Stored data
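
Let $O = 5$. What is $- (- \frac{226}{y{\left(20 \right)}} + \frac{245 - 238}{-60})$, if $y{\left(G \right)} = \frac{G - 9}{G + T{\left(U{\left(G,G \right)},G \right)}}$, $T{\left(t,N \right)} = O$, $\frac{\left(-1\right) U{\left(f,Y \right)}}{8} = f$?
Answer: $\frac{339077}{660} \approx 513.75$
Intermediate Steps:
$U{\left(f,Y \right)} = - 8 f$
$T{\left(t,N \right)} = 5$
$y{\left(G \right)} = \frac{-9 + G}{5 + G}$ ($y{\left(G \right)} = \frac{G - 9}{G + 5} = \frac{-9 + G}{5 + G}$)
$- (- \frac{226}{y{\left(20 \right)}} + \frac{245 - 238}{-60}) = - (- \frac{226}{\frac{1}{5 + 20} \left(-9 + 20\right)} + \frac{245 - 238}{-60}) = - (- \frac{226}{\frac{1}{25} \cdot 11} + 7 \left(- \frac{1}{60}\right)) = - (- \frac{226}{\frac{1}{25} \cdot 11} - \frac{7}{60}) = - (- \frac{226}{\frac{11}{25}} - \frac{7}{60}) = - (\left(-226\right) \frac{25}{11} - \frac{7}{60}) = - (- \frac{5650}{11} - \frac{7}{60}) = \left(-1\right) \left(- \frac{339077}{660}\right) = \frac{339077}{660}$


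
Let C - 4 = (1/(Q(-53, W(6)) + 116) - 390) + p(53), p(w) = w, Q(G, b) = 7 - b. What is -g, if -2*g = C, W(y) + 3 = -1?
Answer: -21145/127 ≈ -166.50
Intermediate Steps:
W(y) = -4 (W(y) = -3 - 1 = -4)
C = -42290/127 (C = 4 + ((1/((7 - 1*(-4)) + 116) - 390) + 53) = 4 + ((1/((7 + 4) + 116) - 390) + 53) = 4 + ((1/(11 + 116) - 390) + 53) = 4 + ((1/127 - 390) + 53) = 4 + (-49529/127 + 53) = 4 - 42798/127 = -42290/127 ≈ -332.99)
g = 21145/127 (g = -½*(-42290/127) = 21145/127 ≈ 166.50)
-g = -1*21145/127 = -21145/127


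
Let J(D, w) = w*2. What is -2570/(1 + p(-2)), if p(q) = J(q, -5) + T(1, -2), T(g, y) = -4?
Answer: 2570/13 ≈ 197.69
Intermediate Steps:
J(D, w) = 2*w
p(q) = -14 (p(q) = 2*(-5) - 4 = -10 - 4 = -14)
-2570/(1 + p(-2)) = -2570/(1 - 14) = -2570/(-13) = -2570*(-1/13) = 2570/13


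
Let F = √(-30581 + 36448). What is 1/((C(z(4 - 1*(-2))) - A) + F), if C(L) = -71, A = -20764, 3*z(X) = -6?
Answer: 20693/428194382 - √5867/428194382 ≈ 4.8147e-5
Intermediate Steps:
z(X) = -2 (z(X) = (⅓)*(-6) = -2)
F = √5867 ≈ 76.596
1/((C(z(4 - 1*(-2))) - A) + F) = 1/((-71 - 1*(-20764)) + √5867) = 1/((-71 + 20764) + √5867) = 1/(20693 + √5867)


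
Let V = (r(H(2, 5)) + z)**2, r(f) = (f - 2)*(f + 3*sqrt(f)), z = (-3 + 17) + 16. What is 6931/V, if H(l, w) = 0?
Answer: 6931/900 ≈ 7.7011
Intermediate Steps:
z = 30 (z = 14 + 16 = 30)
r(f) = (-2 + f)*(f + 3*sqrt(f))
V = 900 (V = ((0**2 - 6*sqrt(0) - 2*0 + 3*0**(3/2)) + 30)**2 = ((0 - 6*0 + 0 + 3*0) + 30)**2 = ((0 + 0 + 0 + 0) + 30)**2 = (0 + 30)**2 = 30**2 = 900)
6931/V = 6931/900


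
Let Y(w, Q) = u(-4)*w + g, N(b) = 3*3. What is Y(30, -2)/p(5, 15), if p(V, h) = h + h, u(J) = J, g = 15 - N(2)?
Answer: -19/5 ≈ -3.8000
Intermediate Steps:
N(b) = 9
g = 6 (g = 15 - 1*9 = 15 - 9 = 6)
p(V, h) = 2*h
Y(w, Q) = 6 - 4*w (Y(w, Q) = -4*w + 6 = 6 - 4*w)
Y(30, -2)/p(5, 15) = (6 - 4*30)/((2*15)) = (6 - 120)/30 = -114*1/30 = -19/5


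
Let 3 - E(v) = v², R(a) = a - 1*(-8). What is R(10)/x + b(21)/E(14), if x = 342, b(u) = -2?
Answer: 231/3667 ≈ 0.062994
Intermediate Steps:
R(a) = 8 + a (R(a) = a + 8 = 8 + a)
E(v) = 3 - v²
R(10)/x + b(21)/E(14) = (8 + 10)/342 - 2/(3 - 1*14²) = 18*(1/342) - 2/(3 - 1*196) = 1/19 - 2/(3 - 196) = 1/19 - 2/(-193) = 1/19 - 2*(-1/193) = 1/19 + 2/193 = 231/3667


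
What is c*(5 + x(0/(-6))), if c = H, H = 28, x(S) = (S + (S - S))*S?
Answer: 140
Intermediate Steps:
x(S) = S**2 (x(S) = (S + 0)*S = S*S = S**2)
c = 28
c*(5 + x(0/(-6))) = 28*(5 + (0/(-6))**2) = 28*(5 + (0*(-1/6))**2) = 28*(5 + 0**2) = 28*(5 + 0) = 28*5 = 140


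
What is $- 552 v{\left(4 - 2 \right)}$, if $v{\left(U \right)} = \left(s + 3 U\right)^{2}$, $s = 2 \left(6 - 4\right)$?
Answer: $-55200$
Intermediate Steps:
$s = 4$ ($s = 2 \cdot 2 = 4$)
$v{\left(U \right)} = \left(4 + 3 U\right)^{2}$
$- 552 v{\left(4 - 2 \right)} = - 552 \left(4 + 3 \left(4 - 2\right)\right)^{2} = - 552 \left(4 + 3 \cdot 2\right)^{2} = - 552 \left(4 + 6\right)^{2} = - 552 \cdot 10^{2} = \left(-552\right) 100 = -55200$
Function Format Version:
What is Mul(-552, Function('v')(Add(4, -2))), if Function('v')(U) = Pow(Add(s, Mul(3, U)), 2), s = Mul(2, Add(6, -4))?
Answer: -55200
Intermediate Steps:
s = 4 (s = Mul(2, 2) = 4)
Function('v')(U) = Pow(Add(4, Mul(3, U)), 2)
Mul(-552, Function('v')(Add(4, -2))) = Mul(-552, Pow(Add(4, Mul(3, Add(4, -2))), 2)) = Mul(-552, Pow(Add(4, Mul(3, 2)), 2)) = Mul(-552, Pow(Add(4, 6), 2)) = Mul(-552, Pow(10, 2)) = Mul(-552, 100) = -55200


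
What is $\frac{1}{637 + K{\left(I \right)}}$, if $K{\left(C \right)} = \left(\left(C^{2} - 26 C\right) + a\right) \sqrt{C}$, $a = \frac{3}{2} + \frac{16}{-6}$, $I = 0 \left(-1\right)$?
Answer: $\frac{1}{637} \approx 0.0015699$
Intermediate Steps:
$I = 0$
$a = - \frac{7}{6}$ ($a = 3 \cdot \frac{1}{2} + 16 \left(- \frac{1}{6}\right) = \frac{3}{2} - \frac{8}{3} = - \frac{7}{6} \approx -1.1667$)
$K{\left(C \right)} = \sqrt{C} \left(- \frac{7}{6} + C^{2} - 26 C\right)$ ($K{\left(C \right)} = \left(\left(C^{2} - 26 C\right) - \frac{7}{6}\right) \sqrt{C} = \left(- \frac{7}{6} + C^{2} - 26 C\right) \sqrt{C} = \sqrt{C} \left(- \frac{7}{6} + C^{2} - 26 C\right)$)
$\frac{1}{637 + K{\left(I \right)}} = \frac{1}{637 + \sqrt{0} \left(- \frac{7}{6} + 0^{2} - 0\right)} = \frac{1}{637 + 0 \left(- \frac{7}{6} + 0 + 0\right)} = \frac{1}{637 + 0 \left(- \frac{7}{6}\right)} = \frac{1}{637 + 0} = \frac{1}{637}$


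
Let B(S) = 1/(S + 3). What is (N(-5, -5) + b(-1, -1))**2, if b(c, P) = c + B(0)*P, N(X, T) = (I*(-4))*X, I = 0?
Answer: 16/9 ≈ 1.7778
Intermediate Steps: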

**Assignment:**
Copy out the lines of the records above in which the string "Answer" appears.

**Solved exercise:**
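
Answer: $\frac{339077}{660} \approx 513.75$
Answer: -21145/127 ≈ -166.50
Answer: 2570/13 ≈ 197.69
Answer: 20693/428194382 - √5867/428194382 ≈ 4.8147e-5
Answer: 6931/900 ≈ 7.7011
Answer: -19/5 ≈ -3.8000
Answer: 231/3667 ≈ 0.062994
Answer: 140
Answer: $-55200$
Answer: -55200
Answer: $\frac{1}{637} \approx 0.0015699$
Answer: 16/9 ≈ 1.7778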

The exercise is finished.